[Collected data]
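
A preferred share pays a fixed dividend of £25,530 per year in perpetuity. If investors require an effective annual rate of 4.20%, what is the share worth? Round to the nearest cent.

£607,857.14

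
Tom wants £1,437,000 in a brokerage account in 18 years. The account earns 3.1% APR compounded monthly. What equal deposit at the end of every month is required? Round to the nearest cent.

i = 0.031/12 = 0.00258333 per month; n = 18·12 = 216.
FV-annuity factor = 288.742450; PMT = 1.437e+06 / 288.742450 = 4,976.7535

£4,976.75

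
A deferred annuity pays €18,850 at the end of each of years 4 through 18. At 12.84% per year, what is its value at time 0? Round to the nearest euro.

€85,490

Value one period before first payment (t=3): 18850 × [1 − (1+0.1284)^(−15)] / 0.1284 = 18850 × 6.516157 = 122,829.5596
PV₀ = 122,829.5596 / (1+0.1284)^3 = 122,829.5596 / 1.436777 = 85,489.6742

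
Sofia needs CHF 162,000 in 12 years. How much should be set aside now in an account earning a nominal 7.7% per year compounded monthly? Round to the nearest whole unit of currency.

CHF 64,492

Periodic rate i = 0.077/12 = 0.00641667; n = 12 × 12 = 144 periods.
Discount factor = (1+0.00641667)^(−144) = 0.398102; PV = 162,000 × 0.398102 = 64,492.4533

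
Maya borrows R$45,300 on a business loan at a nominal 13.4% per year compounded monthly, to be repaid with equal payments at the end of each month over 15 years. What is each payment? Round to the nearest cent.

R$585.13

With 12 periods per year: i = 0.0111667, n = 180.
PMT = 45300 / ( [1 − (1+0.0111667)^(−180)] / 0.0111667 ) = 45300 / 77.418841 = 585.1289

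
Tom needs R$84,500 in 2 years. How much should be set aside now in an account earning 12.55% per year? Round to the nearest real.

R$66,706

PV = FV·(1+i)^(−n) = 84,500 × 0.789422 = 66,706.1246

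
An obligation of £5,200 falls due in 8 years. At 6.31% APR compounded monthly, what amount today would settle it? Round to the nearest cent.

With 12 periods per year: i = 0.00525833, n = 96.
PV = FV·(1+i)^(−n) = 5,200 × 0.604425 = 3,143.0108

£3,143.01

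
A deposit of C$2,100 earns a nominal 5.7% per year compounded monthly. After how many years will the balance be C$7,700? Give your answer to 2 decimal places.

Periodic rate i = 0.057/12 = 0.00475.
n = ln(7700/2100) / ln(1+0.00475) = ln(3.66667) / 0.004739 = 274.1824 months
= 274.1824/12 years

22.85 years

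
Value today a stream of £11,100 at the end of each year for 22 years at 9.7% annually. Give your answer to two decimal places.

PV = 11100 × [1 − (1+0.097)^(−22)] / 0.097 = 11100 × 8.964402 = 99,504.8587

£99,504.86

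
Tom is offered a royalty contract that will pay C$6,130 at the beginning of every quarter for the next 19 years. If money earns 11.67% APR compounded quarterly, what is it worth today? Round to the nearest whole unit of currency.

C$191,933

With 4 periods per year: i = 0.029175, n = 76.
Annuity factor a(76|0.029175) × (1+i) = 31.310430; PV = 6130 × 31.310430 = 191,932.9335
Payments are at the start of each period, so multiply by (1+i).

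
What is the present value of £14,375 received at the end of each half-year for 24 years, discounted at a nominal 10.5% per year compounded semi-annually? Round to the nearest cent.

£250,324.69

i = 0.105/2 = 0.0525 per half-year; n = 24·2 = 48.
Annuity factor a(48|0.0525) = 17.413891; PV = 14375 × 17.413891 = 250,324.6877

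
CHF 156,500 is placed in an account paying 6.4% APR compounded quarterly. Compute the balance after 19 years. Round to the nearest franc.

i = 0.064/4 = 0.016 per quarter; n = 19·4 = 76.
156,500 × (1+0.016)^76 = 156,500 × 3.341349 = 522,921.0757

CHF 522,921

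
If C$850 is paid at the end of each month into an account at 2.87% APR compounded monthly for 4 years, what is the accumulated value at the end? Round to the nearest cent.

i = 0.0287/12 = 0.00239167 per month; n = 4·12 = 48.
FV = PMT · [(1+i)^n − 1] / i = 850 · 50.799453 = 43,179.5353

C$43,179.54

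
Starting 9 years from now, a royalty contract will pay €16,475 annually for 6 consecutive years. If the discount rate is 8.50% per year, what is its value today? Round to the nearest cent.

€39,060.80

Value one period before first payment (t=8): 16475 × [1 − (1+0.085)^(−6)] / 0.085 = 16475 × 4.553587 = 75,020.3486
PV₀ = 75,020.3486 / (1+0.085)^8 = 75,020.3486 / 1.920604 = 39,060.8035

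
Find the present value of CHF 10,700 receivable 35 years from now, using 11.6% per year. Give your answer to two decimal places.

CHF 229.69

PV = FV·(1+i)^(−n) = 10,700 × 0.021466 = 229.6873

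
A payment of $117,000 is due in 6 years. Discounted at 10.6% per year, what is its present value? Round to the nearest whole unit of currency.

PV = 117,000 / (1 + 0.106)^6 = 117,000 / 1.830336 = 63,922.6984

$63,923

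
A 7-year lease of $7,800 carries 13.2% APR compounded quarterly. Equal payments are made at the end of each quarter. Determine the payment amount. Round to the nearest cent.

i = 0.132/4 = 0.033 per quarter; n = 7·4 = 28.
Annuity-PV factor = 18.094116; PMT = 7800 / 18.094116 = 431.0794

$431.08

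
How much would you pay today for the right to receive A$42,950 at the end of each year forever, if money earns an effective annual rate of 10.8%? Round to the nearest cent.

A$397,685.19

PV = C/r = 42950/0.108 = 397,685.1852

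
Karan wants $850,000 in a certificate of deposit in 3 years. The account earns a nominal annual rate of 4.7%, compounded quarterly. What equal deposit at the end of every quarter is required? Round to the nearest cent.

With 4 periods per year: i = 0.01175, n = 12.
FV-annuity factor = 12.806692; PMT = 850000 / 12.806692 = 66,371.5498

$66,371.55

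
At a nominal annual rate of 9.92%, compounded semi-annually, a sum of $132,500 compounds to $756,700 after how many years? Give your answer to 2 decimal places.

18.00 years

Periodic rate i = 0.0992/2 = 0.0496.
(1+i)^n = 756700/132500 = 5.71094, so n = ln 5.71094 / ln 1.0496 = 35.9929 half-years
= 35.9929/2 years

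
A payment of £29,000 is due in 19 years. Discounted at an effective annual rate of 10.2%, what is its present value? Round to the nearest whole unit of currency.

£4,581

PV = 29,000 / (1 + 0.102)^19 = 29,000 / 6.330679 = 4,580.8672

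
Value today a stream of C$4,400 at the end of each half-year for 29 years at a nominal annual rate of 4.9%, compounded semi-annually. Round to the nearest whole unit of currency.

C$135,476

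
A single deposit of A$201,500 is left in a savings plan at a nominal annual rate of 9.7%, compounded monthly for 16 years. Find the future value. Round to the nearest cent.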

What to produce:
Extract every line above exactly as it stands.

Task solution:
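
A preferred share pays a fixed dividend of £25,530 per year in perpetuity. If investors require an effective annual rate of 4.20%, what is the share worth? Round to the nearest cent.

£607,857.14

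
Tom wants £1,437,000 in a brokerage account in 18 years. The account earns 3.1% APR compounded monthly. What equal deposit at the end of every month is required? Round to the nearest cent.

i = 0.031/12 = 0.00258333 per month; n = 18·12 = 216.
FV-annuity factor = 288.742450; PMT = 1.437e+06 / 288.742450 = 4,976.7535

£4,976.75

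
A deferred annuity pays €18,850 at the end of each of years 4 through 18. At 12.84% per year, what is its value at time 0? Round to the nearest euro.

€85,490

Value one period before first payment (t=3): 18850 × [1 − (1+0.1284)^(−15)] / 0.1284 = 18850 × 6.516157 = 122,829.5596
PV₀ = 122,829.5596 / (1+0.1284)^3 = 122,829.5596 / 1.436777 = 85,489.6742

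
Sofia needs CHF 162,000 in 12 years. How much should be set aside now in an account earning a nominal 7.7% per year compounded monthly? Round to the nearest whole unit of currency.

CHF 64,492

Periodic rate i = 0.077/12 = 0.00641667; n = 12 × 12 = 144 periods.
Discount factor = (1+0.00641667)^(−144) = 0.398102; PV = 162,000 × 0.398102 = 64,492.4533

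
Maya borrows R$45,300 on a business loan at a nominal 13.4% per year compounded monthly, to be repaid with equal payments at the end of each month over 15 years. What is each payment? Round to the nearest cent.

R$585.13

With 12 periods per year: i = 0.0111667, n = 180.
PMT = 45300 / ( [1 − (1+0.0111667)^(−180)] / 0.0111667 ) = 45300 / 77.418841 = 585.1289

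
Tom needs R$84,500 in 2 years. How much should be set aside now in an account earning 12.55% per year? Round to the nearest real.

R$66,706

PV = FV·(1+i)^(−n) = 84,500 × 0.789422 = 66,706.1246

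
An obligation of £5,200 falls due in 8 years. At 6.31% APR compounded monthly, what amount today would settle it? Round to the nearest cent.

With 12 periods per year: i = 0.00525833, n = 96.
PV = FV·(1+i)^(−n) = 5,200 × 0.604425 = 3,143.0108

£3,143.01

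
A deposit of C$2,100 earns a nominal 5.7% per year compounded monthly. After how many years will the balance be C$7,700? Give your answer to 2 decimal places.

Periodic rate i = 0.057/12 = 0.00475.
n = ln(7700/2100) / ln(1+0.00475) = ln(3.66667) / 0.004739 = 274.1824 months
= 274.1824/12 years

22.85 years

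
Value today a stream of £11,100 at the end of each year for 22 years at 9.7% annually. Give your answer to two decimal places.

PV = 11100 × [1 − (1+0.097)^(−22)] / 0.097 = 11100 × 8.964402 = 99,504.8587

£99,504.86

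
Tom is offered a royalty contract that will pay C$6,130 at the beginning of every quarter for the next 19 years. If money earns 11.67% APR compounded quarterly, what is it worth today? Round to the nearest whole unit of currency.

C$191,933

With 4 periods per year: i = 0.029175, n = 76.
Annuity factor a(76|0.029175) × (1+i) = 31.310430; PV = 6130 × 31.310430 = 191,932.9335
Payments are at the start of each period, so multiply by (1+i).

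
What is the present value of £14,375 received at the end of each half-year for 24 years, discounted at a nominal 10.5% per year compounded semi-annually? Round to the nearest cent.

£250,324.69

i = 0.105/2 = 0.0525 per half-year; n = 24·2 = 48.
Annuity factor a(48|0.0525) = 17.413891; PV = 14375 × 17.413891 = 250,324.6877

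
CHF 156,500 is placed in an account paying 6.4% APR compounded quarterly. Compute the balance after 19 years. Round to the nearest franc.

i = 0.064/4 = 0.016 per quarter; n = 19·4 = 76.
156,500 × (1+0.016)^76 = 156,500 × 3.341349 = 522,921.0757

CHF 522,921

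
If C$850 is paid at the end of each month into an account at 2.87% APR compounded monthly for 4 years, what is the accumulated value at the end? Round to the nearest cent.

i = 0.0287/12 = 0.00239167 per month; n = 4·12 = 48.
FV = PMT · [(1+i)^n − 1] / i = 850 · 50.799453 = 43,179.5353

C$43,179.54

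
Starting 9 years from now, a royalty contract will pay €16,475 annually for 6 consecutive years. If the discount rate is 8.50% per year, what is its value today? Round to the nearest cent.

€39,060.80

Value one period before first payment (t=8): 16475 × [1 − (1+0.085)^(−6)] / 0.085 = 16475 × 4.553587 = 75,020.3486
PV₀ = 75,020.3486 / (1+0.085)^8 = 75,020.3486 / 1.920604 = 39,060.8035

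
Find the present value of CHF 10,700 receivable 35 years from now, using 11.6% per year. Give your answer to two decimal places.

CHF 229.69

PV = FV·(1+i)^(−n) = 10,700 × 0.021466 = 229.6873

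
A payment of $117,000 is due in 6 years. Discounted at 10.6% per year, what is its present value? Round to the nearest whole unit of currency.

PV = 117,000 / (1 + 0.106)^6 = 117,000 / 1.830336 = 63,922.6984

$63,923

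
A 7-year lease of $7,800 carries 13.2% APR compounded quarterly. Equal payments are made at the end of each quarter. Determine the payment amount. Round to the nearest cent.

i = 0.132/4 = 0.033 per quarter; n = 7·4 = 28.
Annuity-PV factor = 18.094116; PMT = 7800 / 18.094116 = 431.0794

$431.08

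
How much would you pay today for the right to receive A$42,950 at the end of each year forever, if money earns an effective annual rate of 10.8%? Round to the nearest cent.

A$397,685.19

PV = C/r = 42950/0.108 = 397,685.1852

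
Karan wants $850,000 in a certificate of deposit in 3 years. The account earns a nominal annual rate of 4.7%, compounded quarterly. What equal deposit at the end of every quarter is required? Round to the nearest cent.

With 4 periods per year: i = 0.01175, n = 12.
FV-annuity factor = 12.806692; PMT = 850000 / 12.806692 = 66,371.5498

$66,371.55

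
At a nominal annual rate of 9.92%, compounded semi-annually, a sum of $132,500 compounds to $756,700 after how many years? Give your answer to 2 decimal places.

18.00 years

Periodic rate i = 0.0992/2 = 0.0496.
(1+i)^n = 756700/132500 = 5.71094, so n = ln 5.71094 / ln 1.0496 = 35.9929 half-years
= 35.9929/2 years

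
A payment of £29,000 is due in 19 years. Discounted at an effective annual rate of 10.2%, what is its present value? Round to the nearest whole unit of currency.

£4,581

PV = 29,000 / (1 + 0.102)^19 = 29,000 / 6.330679 = 4,580.8672

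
Value today a stream of C$4,400 at the end of each half-year for 29 years at a nominal annual rate of 4.9%, compounded semi-annually. Round to the nearest whole unit of currency.

C$135,476

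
A single deposit of A$201,500 is left in a savings plan at a nominal annual rate of 9.7%, compounded monthly for 16 years. Find the future value. Round to the nearest cent.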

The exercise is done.